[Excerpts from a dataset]
BEGIN

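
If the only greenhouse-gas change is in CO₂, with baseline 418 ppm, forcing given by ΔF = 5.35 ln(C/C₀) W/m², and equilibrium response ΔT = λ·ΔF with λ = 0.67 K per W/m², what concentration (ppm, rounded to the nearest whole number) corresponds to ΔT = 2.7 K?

Required forcing: ΔF = ΔT/λ = 2.7/0.67 = 4.0299 W/m².
Then ln(C/418) = ΔF/5.35 = 4.0299/5.35 = 0.75325.
So C = 418 × e^0.75325 = 418 × 2.12389 = 887.79 ppm.

C ≈ 888 ppm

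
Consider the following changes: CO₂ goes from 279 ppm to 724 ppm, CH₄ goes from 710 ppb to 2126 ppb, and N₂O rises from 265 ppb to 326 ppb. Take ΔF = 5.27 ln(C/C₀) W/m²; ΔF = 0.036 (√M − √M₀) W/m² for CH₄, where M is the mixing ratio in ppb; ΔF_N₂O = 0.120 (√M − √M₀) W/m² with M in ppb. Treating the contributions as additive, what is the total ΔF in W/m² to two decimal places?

ΔF = 5.94 W/m²

CO₂: 5.27 × ln(724/279) = 5.27 × ln(2.59498) = 5.27 × 0.95358 = 5.0254 W/m².
CH₄: 0.036 × (√2126 − √710) = 0.036 × (46.1086 − 26.6458) = 0.036 × 19.4628 = 0.7007 W/m².
N₂O: 0.120 × (√326 − √265) = 0.120 × (18.0555 − 16.2788) = 0.120 × 1.7767 = 0.2132 W/m².
Total ΔF = 5.0254 + 0.7007 + 0.2132 = 5.9393 W/m².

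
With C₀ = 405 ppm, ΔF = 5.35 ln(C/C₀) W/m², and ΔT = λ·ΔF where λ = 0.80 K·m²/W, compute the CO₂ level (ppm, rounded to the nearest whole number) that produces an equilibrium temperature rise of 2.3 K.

Required forcing: ΔF = ΔT/λ = 2.3/0.80 = 2.8750 W/m².
Then ln(C/405) = ΔF/5.35 = 2.8750/5.35 = 0.53738.
So C = 405 × e^0.53738 = 405 × 1.71152 = 693.17 ppm.

C ≈ 693 ppm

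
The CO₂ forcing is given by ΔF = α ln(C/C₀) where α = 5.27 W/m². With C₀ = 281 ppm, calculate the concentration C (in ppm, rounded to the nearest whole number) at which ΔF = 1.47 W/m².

C ≈ 371 ppm

Set 5.27 ln(C/281) = 1.47, so ln(C/281) = 1.47/5.27 = 0.27894.
Then C/281 = e^0.27894 = 1.32173, giving C = 281 × 1.32173 = 371.41 ppm.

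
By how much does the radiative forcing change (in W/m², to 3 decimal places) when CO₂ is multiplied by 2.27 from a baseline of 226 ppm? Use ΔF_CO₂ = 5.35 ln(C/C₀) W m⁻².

ΔF = 4.386 W/m²

ΔF = 5.35 × ln(2.27) = 5.35 × 0.81978 = 4.3858 W/m².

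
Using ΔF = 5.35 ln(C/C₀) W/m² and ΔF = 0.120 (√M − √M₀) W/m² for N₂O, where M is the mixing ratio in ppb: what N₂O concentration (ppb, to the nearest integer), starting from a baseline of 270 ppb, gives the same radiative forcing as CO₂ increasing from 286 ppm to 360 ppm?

M ≈ 712 ppb

CO₂ forcing: 5.35 × ln(360/286) = 5.35 × 0.230112 = 1.23110 W/m².
Set 0.120(√M − √270) = 1.23110: √M = 1.23110/0.120 + √270 = 10.2592 + 16.4317 = 26.6909.
M = (26.6909)² = 712.40 ppb.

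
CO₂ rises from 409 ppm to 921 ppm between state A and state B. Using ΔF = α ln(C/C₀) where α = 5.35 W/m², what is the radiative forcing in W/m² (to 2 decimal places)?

ΔF = 4.34 W/m²

CO₂: 5.35 × ln(921/409) = 5.35 × ln(2.25183) = 5.35 × 0.81174 = 4.3428 W/m².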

END

#### TASK ITEM
Reproduce every entry above so that each one matches its source exactly.

#### RESULT OF THE EXERCISE
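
If the only greenhouse-gas change is in CO₂, with baseline 418 ppm, forcing given by ΔF = 5.35 ln(C/C₀) W/m², and equilibrium response ΔT = λ·ΔF with λ = 0.67 K per W/m², what concentration (ppm, rounded to the nearest whole number) corresponds to ΔT = 2.7 K?

Required forcing: ΔF = ΔT/λ = 2.7/0.67 = 4.0299 W/m².
Then ln(C/418) = ΔF/5.35 = 4.0299/5.35 = 0.75325.
So C = 418 × e^0.75325 = 418 × 2.12389 = 887.79 ppm.

C ≈ 888 ppm

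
Consider the following changes: CO₂ goes from 279 ppm to 724 ppm, CH₄ goes from 710 ppb to 2126 ppb, and N₂O rises from 265 ppb to 326 ppb. Take ΔF = 5.27 ln(C/C₀) W/m²; ΔF = 0.036 (√M − √M₀) W/m² for CH₄, where M is the mixing ratio in ppb; ΔF_N₂O = 0.120 (√M − √M₀) W/m² with M in ppb. Treating the contributions as additive, what is the total ΔF in W/m² to two decimal places?

ΔF = 5.94 W/m²

CO₂: 5.27 × ln(724/279) = 5.27 × ln(2.59498) = 5.27 × 0.95358 = 5.0254 W/m².
CH₄: 0.036 × (√2126 − √710) = 0.036 × (46.1086 − 26.6458) = 0.036 × 19.4628 = 0.7007 W/m².
N₂O: 0.120 × (√326 − √265) = 0.120 × (18.0555 − 16.2788) = 0.120 × 1.7767 = 0.2132 W/m².
Total ΔF = 5.0254 + 0.7007 + 0.2132 = 5.9393 W/m².

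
With C₀ = 405 ppm, ΔF = 5.35 ln(C/C₀) W/m², and ΔT = λ·ΔF where λ = 0.80 K·m²/W, compute the CO₂ level (ppm, rounded to the nearest whole number) that produces an equilibrium temperature rise of 2.3 K.

Required forcing: ΔF = ΔT/λ = 2.3/0.80 = 2.8750 W/m².
Then ln(C/405) = ΔF/5.35 = 2.8750/5.35 = 0.53738.
So C = 405 × e^0.53738 = 405 × 1.71152 = 693.17 ppm.

C ≈ 693 ppm

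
The CO₂ forcing is given by ΔF = α ln(C/C₀) where α = 5.27 W/m². With C₀ = 281 ppm, calculate the concentration C (in ppm, rounded to the nearest whole number) at which ΔF = 1.47 W/m².

C ≈ 371 ppm

Set 5.27 ln(C/281) = 1.47, so ln(C/281) = 1.47/5.27 = 0.27894.
Then C/281 = e^0.27894 = 1.32173, giving C = 281 × 1.32173 = 371.41 ppm.

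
By how much does the radiative forcing change (in W/m², to 3 decimal places) when CO₂ is multiplied by 2.27 from a baseline of 226 ppm? Use ΔF_CO₂ = 5.35 ln(C/C₀) W m⁻².

ΔF = 4.386 W/m²

ΔF = 5.35 × ln(2.27) = 5.35 × 0.81978 = 4.3858 W/m².

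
Using ΔF = 5.35 ln(C/C₀) W/m² and ΔF = 0.120 (√M − √M₀) W/m² for N₂O, where M is the mixing ratio in ppb: what N₂O concentration (ppb, to the nearest integer), starting from a baseline of 270 ppb, gives the same radiative forcing as CO₂ increasing from 286 ppm to 360 ppm?

M ≈ 712 ppb

CO₂ forcing: 5.35 × ln(360/286) = 5.35 × 0.230112 = 1.23110 W/m².
Set 0.120(√M − √270) = 1.23110: √M = 1.23110/0.120 + √270 = 10.2592 + 16.4317 = 26.6909.
M = (26.6909)² = 712.40 ppb.

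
CO₂ rises from 409 ppm to 921 ppm between state A and state B. Using ΔF = α ln(C/C₀) where α = 5.35 W/m², what is the radiative forcing in W/m² (to 2 decimal places)?

ΔF = 4.34 W/m²

CO₂: 5.35 × ln(921/409) = 5.35 × ln(2.25183) = 5.35 × 0.81174 = 4.3428 W/m².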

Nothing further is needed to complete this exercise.